- [Record extracts]:

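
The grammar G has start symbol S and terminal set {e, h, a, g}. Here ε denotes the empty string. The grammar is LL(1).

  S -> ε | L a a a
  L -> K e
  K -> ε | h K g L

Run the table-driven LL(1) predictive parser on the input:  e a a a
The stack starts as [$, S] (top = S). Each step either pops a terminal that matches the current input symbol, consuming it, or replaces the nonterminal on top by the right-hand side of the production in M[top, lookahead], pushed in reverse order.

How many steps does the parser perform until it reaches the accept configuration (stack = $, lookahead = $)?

     Stack        Input      Action
  1  $ S          e a a a $  expand S -> L a a a
  2  $ a a a L    e a a a $  expand L -> K e
  3  $ a a a e K  e a a a $  expand K -> ε
  4  $ a a a e    e a a a $  match e
  5  $ a a a      a a a $    match a
  6  $ a a        a a $      match a
  7  $ a          a $        match a
Accept reached after 7 steps.

7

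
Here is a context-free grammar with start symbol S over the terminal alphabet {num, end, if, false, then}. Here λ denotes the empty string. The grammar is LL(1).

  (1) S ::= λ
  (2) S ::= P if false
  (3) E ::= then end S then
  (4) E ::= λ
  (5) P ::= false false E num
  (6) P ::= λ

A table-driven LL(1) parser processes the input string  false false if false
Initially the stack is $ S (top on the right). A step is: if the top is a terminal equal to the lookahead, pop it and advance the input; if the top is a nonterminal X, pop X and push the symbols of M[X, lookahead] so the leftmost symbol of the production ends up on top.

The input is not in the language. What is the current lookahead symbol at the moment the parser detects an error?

if

step 1: stack=$ S  input=false false if false $  — expand S ::= P if false
step 2: stack=$ false if P  input=false false if false $  — expand P ::= false false E num
step 3: stack=$ false if num E false false  input=false false if false $  — match false
step 4: stack=$ false if num E false  input=false if false $  — match false
step 5: stack=$ false if num E  input=if false $  — error: M[E, if] is empty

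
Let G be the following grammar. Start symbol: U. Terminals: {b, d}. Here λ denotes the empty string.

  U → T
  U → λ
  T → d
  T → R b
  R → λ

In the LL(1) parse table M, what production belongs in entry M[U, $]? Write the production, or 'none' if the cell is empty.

FIRST(R): from R→λ we get {λ}. So FIRST(R) = {λ}.
FIRST(T): from T→d we get {d}; from T→R b we get {b}. So FIRST(T) = {b, d}.
FIRST(U): from U→T we get {b, d}; from U→λ we get {λ}. So FIRST(U) = {λ, b, d}.
FOLLOW(U) includes $ since U is the start symbol.
FOLLOW(U): U appears on no right-hand side. Thus FOLLOW(U) = {$}.
For U → T: FIRST(T) = {b, d}, so it goes in M[U, t] for t ∈ {b, d}.
For U → λ: FIRST(λ) = {λ}, so it goes in M[U, t] for t ∈ {}; since λ ∈ FIRST, also for every t ∈ FOLLOW(U) = {$}.

U → λ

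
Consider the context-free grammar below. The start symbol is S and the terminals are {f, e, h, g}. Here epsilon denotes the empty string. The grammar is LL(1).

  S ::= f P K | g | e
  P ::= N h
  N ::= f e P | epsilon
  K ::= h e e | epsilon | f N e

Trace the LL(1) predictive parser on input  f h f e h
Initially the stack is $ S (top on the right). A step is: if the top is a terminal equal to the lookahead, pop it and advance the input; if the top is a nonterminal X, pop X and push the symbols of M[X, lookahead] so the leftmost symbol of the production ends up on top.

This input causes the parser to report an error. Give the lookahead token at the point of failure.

h

      Stack    Input        Action
   1  $ S      f h f e h $  expand S ::= f P K
   2  $ K P f  f h f e h $  match f
   3  $ K P    h f e h $    expand P ::= N h
   4  $ K h N  h f e h $    expand N ::= epsilon
   5  $ K h    h f e h $    match h
   6  $ K      f e h $      expand K ::= f N e
   7  $ e N f  f e h $      match f
   8  $ e N    e h $        expand N ::= epsilon
   9  $ e      e h $        match e
  10  $        h $          error: stack empty but input remains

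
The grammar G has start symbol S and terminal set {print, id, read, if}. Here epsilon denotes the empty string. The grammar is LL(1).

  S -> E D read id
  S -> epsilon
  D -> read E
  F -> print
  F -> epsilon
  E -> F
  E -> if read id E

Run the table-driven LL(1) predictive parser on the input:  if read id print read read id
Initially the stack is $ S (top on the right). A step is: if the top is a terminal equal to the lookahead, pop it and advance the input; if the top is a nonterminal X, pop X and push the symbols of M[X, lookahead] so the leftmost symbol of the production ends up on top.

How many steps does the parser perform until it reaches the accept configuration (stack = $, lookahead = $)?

14

      Stack                     Input                            Action
   1  $ S                       if read id print read read id $  expand S -> E D read id
   2  $ id read D E             if read id print read read id $  expand E -> if read id E
   3  $ id read D E id read if  if read id print read read id $  match if
   4  $ id read D E id read     read id print read read id $     match read
   5  $ id read D E id          id print read read id $          match id
   6  $ id read D E             print read read id $             expand E -> F
   7  $ id read D F             print read read id $             expand F -> print
   8  $ id read D print         print read read id $             match print
   9  $ id read D               read read id $                   expand D -> read E
  10  $ id read E read          read read id $                   match read
  11  $ id read E               read id $                        expand E -> F
  12  $ id read F               read id $                        expand F -> epsilon
  13  $ id read                 read id $                        match read
  14  $ id                      id $                             match id
Accept reached after 14 steps.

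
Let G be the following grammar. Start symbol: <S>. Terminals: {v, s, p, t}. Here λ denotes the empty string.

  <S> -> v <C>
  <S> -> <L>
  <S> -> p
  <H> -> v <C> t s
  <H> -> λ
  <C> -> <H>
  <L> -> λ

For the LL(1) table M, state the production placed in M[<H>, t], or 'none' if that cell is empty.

<H> -> λ

FIRST(<H>) = {λ, v}
FIRST(<L>) = {λ}
FIRST(<S>) = {λ, p, v}  (via <L>)
FIRST(<C>) = {λ, v}  (via <H>)
FOLLOW(<S>) includes $ since <S> is the start symbol.
FOLLOW(<C>): in <S>->v <C>, the suffix after <C> is empty, so FOLLOW(<C>) ⊇ FOLLOW(<S>) = {$}; in <H>->v <C> t s, <C> is followed by t s with FIRST {t}. Thus FOLLOW(<C>) = {$, t}.
FOLLOW(<H>): in <C>-><H>, the suffix after <H> is empty, so FOLLOW(<H>) ⊇ FOLLOW(<C>) = {$, t}. Thus FOLLOW(<H>) = {$, t}.
For <H> -> v <C> t s: FIRST(v <C> t s) = {v}, so it goes in M[<H>, t] for t ∈ {v}.
For <H> -> λ: FIRST(λ) = {λ}, so it goes in M[<H>, t] for t ∈ {}; since λ ∈ FIRST, also for every t ∈ FOLLOW(<H>) = {$, t}.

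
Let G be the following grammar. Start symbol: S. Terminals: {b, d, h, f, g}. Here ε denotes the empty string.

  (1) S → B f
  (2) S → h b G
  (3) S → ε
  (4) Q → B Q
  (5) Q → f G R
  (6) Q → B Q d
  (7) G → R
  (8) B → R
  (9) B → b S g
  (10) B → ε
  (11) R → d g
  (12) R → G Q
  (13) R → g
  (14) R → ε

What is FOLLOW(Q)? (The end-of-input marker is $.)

FIRST(S): from S→B f we get {b, d, f, g}; from S→h b G we get {h}; from S→ε we get {ε}. So FIRST(S) = {ε, b, d, f, g, h}.
FIRST(Q): from Q→B Q we get {b, d, f, g}; from Q→f G R we get {f}; from Q→B Q d we get {b, d, f, g}. So FIRST(Q) = {b, d, f, g}.
FIRST(G): from G→R we get {ε, b, d, f, g}. So FIRST(G) = {ε, b, d, f, g}.
FIRST(R): from R→d g we get {d}; from R→G Q we get {b, d, f, g}; from R→g we get {g}; from R→ε we get {ε}. So FIRST(R) = {ε, b, d, f, g}.
FIRST(B): from B→R we get {ε, b, d, f, g}; from B→b S g we get {b}; from B→ε we get {ε}. So FIRST(B) = {ε, b, d, f, g}.
FOLLOW(S) includes $ since S is the start symbol.
FOLLOW(S): in B→b S g, S is followed by g with FIRST {g}. Thus FOLLOW(S) = {$, g}.
FOLLOW(B): in S→B f, B is followed by f with FIRST {f}; in Q→B Q, B is followed by Q with FIRST {b, d, f, g}; in Q→B Q d, B is followed by Q d with FIRST {b, d, f, g}. Thus FOLLOW(B) = {b, d, f, g}.
FOLLOW(Q): in Q→B Q, the suffix after Q is empty (adds nothing new); in Q→B Q d, Q is followed by d with FIRST {d}; in R→G Q, the suffix after Q is empty, so FOLLOW(Q) ⊇ FOLLOW(R) = {$, b, d, f, g}. Thus FOLLOW(Q) = {$, b, d, f, g}.
FOLLOW(G): in S→h b G, the suffix after G is empty, so FOLLOW(G) ⊇ FOLLOW(S) = {$, g}; in Q→f G R, G is followed by R with FIRST {ε, b, d, f, g}; in Q→f G R, the suffix after G is nullable, so FOLLOW(G) ⊇ FOLLOW(Q) = {$, b, d, f, g}; in R→G Q, G is followed by Q with FIRST {b, d, f, g}. Thus FOLLOW(G) = {$, b, d, f, g}.
FOLLOW(R): in Q→f G R, the suffix after R is empty, so FOLLOW(R) ⊇ FOLLOW(Q) = {$, b, d, f, g}; in G→R, the suffix after R is empty, so FOLLOW(R) ⊇ FOLLOW(G) = {$, b, d, f, g}; in B→R, the suffix after R is empty, so FOLLOW(R) ⊇ FOLLOW(B) = {b, d, f, g}. Thus FOLLOW(R) = {$, b, d, f, g}.

{$, b, d, f, g}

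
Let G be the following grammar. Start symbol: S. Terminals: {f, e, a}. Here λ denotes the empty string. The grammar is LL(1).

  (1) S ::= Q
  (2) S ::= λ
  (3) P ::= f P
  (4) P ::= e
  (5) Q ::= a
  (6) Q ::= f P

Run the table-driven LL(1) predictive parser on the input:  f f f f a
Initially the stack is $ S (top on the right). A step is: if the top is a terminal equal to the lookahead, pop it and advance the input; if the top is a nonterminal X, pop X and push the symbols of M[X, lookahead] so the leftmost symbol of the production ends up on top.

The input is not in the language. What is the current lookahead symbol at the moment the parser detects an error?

      Stack  Input        Action
   1  $ S    f f f f a $  expand S ::= Q
   2  $ Q    f f f f a $  expand Q ::= f P
   3  $ P f  f f f f a $  match f
   4  $ P    f f f a $    expand P ::= f P
   5  $ P f  f f f a $    match f
   6  $ P    f f a $      expand P ::= f P
   7  $ P f  f f a $      match f
   8  $ P    f a $        expand P ::= f P
   9  $ P f  f a $        match f
  10  $ P    a $          error: M[P, a] is empty

a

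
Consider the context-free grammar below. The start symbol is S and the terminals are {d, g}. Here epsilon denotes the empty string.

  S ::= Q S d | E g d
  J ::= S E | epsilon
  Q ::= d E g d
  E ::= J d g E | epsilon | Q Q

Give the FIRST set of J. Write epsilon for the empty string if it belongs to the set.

FIRST(Q) = {d}
FIRST(S) = {d, g}  (via Q S d, E g d)
FIRST(J) = {epsilon, d, g}  (via S E)
FIRST(E) = {epsilon, d, g}  (via J d g E, Q Q)

{epsilon, d, g}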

- [Task item]: Read through the entries and copy each line in which "driven" appears.

- [Solution to this problem]:
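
Run the table-driven LL(1) predictive parser on the input:  e a a a
A table-driven LL(1) parser processes the input string  false false if false
Run the table-driven LL(1) predictive parser on the input:  if read id print read read id
Run the table-driven LL(1) predictive parser on the input:  f f f f a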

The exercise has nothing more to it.